Listed records:
══════
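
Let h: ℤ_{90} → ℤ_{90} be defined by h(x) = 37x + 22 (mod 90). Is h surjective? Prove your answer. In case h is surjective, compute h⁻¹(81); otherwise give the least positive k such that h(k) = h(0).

Recall: surjectivity means every element of the codomain has a preimage under h.
Since gcd(37, 90) = 1, 37 is invertible modulo 90. Euclid's algorithm: 90 = 2·37 + 16, 37 = 2·16 + 5, 16 = 3·5 + 1; back-substituting gives 1 = 73·37 − 30·90, so 37⁻¹ ≡ 73 (mod 90).
Then y ↦ 73(y − 22) is a two-sided inverse to h, so every y ∈ ℤ_{90} has a preimage.
Hence h is surjective.
Since h is surjective, we compute h⁻¹(81): solve 37x + 22 ≡ 81 (mod 90), i.e. 37x ≡ 59 (mod 90).
Multiplying by 37⁻¹ = 73 gives x ≡ 73·59 = 4307 = 47·90 + 77 ≡ 77 (mod 90).
Check: h(77) = 37·77 + 22 = 2871 = 31·90 + 81 ≡ 81 (mod 90).

77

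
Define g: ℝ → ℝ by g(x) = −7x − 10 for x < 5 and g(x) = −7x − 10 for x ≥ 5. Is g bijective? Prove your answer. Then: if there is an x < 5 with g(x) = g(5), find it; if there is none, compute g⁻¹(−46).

Both pieces are strictly decreasing (slopes −7 and −7), so each is injective on its own interval.
The left piece maps (−∞, 5) onto (−45, ∞); the right piece maps [5, ∞) onto (−∞, −45].
Since −45 = −45, the images partition ℝ: g is injective and surjective, hence bijective.
Because the two images are disjoint, no x < 5 has g(x) = g(5), so we compute g⁻¹(−46): −46 lies in (−∞, −45], so solve −7x − 10 = −46: x = (−46 + 10)/(−7) = 36/7.

36/7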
══════
Exercise brief: Please print the full listing shown above, exactly as it appears.

Task answer:
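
Let h: ℤ_{90} → ℤ_{90} be defined by h(x) = 37x + 22 (mod 90). Is h surjective? Prove your answer. In case h is surjective, compute h⁻¹(81); otherwise give the least positive k such that h(k) = h(0).

Recall: surjectivity means every element of the codomain has a preimage under h.
Since gcd(37, 90) = 1, 37 is invertible modulo 90. Euclid's algorithm: 90 = 2·37 + 16, 37 = 2·16 + 5, 16 = 3·5 + 1; back-substituting gives 1 = 73·37 − 30·90, so 37⁻¹ ≡ 73 (mod 90).
Then y ↦ 73(y − 22) is a two-sided inverse to h, so every y ∈ ℤ_{90} has a preimage.
Hence h is surjective.
Since h is surjective, we compute h⁻¹(81): solve 37x + 22 ≡ 81 (mod 90), i.e. 37x ≡ 59 (mod 90).
Multiplying by 37⁻¹ = 73 gives x ≡ 73·59 = 4307 = 47·90 + 77 ≡ 77 (mod 90).
Check: h(77) = 37·77 + 22 = 2871 = 31·90 + 81 ≡ 81 (mod 90).

77

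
Define g: ℝ → ℝ by g(x) = −7x − 10 for x < 5 and g(x) = −7x − 10 for x ≥ 5. Is g bijective? Prove your answer. Then: if there is an x < 5 with g(x) = g(5), find it; if there is none, compute g⁻¹(−46).

Both pieces are strictly decreasing (slopes −7 and −7), so each is injective on its own interval.
The left piece maps (−∞, 5) onto (−45, ∞); the right piece maps [5, ∞) onto (−∞, −45].
Since −45 = −45, the images partition ℝ: g is injective and surjective, hence bijective.
Because the two images are disjoint, no x < 5 has g(x) = g(5), so we compute g⁻¹(−46): −46 lies in (−∞, −45], so solve −7x − 10 = −46: x = (−46 + 10)/(−7) = 36/7.

36/7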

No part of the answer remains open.